§ **About this exercise**: What is wanted is an exact copy of all the entries.

[Start of Attachment]

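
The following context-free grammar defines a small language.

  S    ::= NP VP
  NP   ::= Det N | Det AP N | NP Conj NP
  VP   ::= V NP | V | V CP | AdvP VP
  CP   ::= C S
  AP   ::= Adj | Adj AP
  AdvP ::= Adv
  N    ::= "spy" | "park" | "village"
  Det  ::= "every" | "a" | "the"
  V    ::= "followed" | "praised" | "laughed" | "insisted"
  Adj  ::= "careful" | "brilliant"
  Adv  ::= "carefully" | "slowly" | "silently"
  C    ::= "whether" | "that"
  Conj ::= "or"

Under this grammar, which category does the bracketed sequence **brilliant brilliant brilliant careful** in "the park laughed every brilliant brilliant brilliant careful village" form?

S
  NP
    Det: the
    N: park
  VP
    V: laughed
    NP
      Det: every
      AP
        Adj: brilliant
        AP
          Adj: brilliant
          AP
            Adj: brilliant
            AP
              Adj: careful
      N: village
The span 'brilliant brilliant brilliant careful' is the AP node built by AP → Adj AP.

AP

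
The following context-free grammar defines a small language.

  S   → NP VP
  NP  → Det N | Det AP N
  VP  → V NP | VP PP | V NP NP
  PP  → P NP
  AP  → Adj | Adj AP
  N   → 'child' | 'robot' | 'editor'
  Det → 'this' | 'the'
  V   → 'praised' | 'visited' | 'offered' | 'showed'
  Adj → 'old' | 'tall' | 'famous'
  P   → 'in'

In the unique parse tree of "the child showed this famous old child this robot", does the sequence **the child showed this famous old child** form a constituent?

No

[S [NP [Det the] [N child]] [VP [V showed] [NP [Det this] [AP [Adj famous] [AP [Adj old]]] [N child]] [NP [Det this] [N robot]]]]
The smallest constituent containing 'the child showed this famous old child' is the S spanning 'the child showed this famous old child this robot'; no single node in the tree dominates exactly the given words.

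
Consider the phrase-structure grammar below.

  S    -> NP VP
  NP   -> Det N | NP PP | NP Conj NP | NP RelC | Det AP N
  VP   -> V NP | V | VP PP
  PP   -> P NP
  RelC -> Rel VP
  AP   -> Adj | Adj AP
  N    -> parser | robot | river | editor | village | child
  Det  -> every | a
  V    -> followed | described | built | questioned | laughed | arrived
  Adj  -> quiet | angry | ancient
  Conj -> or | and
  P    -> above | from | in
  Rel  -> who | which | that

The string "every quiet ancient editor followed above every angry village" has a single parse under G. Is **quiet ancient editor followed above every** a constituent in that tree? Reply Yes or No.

No

[S [NP [Det every] [AP [Adj quiet] [AP [Adj ancient]]] [N editor]] [VP [VP [V followed]] [PP [P above] [NP [Det every] [AP [Adj angry]] [N village]]]]]
The smallest constituent containing 'quiet ancient editor followed above every' is the S spanning 'every quiet ancient editor followed above every angry village'; no single node in the tree dominates exactly the given words.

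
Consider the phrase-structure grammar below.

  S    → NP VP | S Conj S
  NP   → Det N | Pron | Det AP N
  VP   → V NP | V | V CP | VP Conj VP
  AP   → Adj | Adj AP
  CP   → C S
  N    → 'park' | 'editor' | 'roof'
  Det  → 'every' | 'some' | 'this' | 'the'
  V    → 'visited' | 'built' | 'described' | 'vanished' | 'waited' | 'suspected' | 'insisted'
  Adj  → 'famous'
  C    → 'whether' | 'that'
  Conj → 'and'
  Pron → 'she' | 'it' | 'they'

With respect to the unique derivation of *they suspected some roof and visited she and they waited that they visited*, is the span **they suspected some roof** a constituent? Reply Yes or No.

[S [S [NP [Pron they]] [VP [VP [V suspected] [NP [Det some] [N roof]]] [Conj and] [VP [V visited] [NP [Pron she]]]]] [Conj and] [S [NP [Pron they]] [VP [V waited] [CP [C that] [S [NP [Pron they]] [VP [V visited]]]]]]]
The smallest constituent containing 'they suspected some roof' is the S spanning 'they suspected some roof and visited she'; no single node in the tree dominates exactly the given words.

No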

[End of Attachment]

§ **Answer box**:
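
The following context-free grammar defines a small language.

  S    ::= NP VP
  NP   ::= Det N | Det AP N | NP Conj NP
  VP   ::= V NP | V | V CP | AdvP VP
  CP   ::= C S
  AP   ::= Adj | Adj AP
  AdvP ::= Adv
  N    ::= "spy" | "park" | "village"
  Det  ::= "every" | "a" | "the"
  V    ::= "followed" | "praised" | "laughed" | "insisted"
  Adj  ::= "careful" | "brilliant"
  Adv  ::= "carefully" | "slowly" | "silently"
  C    ::= "whether" | "that"
  Conj ::= "or"

Under this grammar, which category does the bracketed sequence **brilliant brilliant brilliant careful** in "the park laughed every brilliant brilliant brilliant careful village" form?

S
  NP
    Det: the
    N: park
  VP
    V: laughed
    NP
      Det: every
      AP
        Adj: brilliant
        AP
          Adj: brilliant
          AP
            Adj: brilliant
            AP
              Adj: careful
      N: village
The span 'brilliant brilliant brilliant careful' is the AP node built by AP → Adj AP.

AP

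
The following context-free grammar defines a small language.

  S   → NP VP
  NP  → Det N | Det AP N
  VP  → V NP | VP PP | V NP NP
  PP  → P NP
  AP  → Adj | Adj AP
  N   → 'child' | 'robot' | 'editor'
  Det → 'this' | 'the'
  V   → 'praised' | 'visited' | 'offered' | 'showed'
  Adj → 'old' | 'tall' | 'famous'
  P   → 'in'

In the unique parse tree of "the child showed this famous old child this robot", does the sequence **the child showed this famous old child** form a constituent?

No

[S [NP [Det the] [N child]] [VP [V showed] [NP [Det this] [AP [Adj famous] [AP [Adj old]]] [N child]] [NP [Det this] [N robot]]]]
The smallest constituent containing 'the child showed this famous old child' is the S spanning 'the child showed this famous old child this robot'; no single node in the tree dominates exactly the given words.

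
Consider the phrase-structure grammar below.

  S    -> NP VP
  NP   -> Det N | NP PP | NP Conj NP | NP RelC | Det AP N
  VP   -> V NP | V | VP PP
  PP   -> P NP
  RelC -> Rel VP
  AP   -> Adj | Adj AP
  N    -> parser | robot | river | editor | village | child
  Det  -> every | a
  V    -> followed | described | built | questioned | laughed | arrived
  Adj  -> quiet | angry | ancient
  Conj -> or | and
  P    -> above | from | in
  Rel  -> who | which | that

The string "every quiet ancient editor followed above every angry village" has a single parse under G. Is **quiet ancient editor followed above every** a constituent in that tree? Reply Yes or No.

No

[S [NP [Det every] [AP [Adj quiet] [AP [Adj ancient]]] [N editor]] [VP [VP [V followed]] [PP [P above] [NP [Det every] [AP [Adj angry]] [N village]]]]]
The smallest constituent containing 'quiet ancient editor followed above every' is the S spanning 'every quiet ancient editor followed above every angry village'; no single node in the tree dominates exactly the given words.

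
Consider the phrase-structure grammar below.

  S    → NP VP | S Conj S
  NP   → Det N | Pron | Det AP N
  VP   → V NP | V | V CP | VP Conj VP
  AP   → Adj | Adj AP
  CP   → C S
  N    → 'park' | 'editor' | 'roof'
  Det  → 'every' | 'some' | 'this' | 'the'
  V    → 'visited' | 'built' | 'described' | 'vanished' | 'waited' | 'suspected' | 'insisted'
  Adj  → 'famous'
  C    → 'whether' | 'that'
  Conj → 'and'
  Pron → 'she' | 'it' | 'they'

With respect to the unique derivation of *they suspected some roof and visited she and they waited that they visited*, is the span **they suspected some roof** a constituent? Reply Yes or No.

[S [S [NP [Pron they]] [VP [VP [V suspected] [NP [Det some] [N roof]]] [Conj and] [VP [V visited] [NP [Pron she]]]]] [Conj and] [S [NP [Pron they]] [VP [V waited] [CP [C that] [S [NP [Pron they]] [VP [V visited]]]]]]]
The smallest constituent containing 'they suspected some roof' is the S spanning 'they suspected some roof and visited she'; no single node in the tree dominates exactly the given words.

No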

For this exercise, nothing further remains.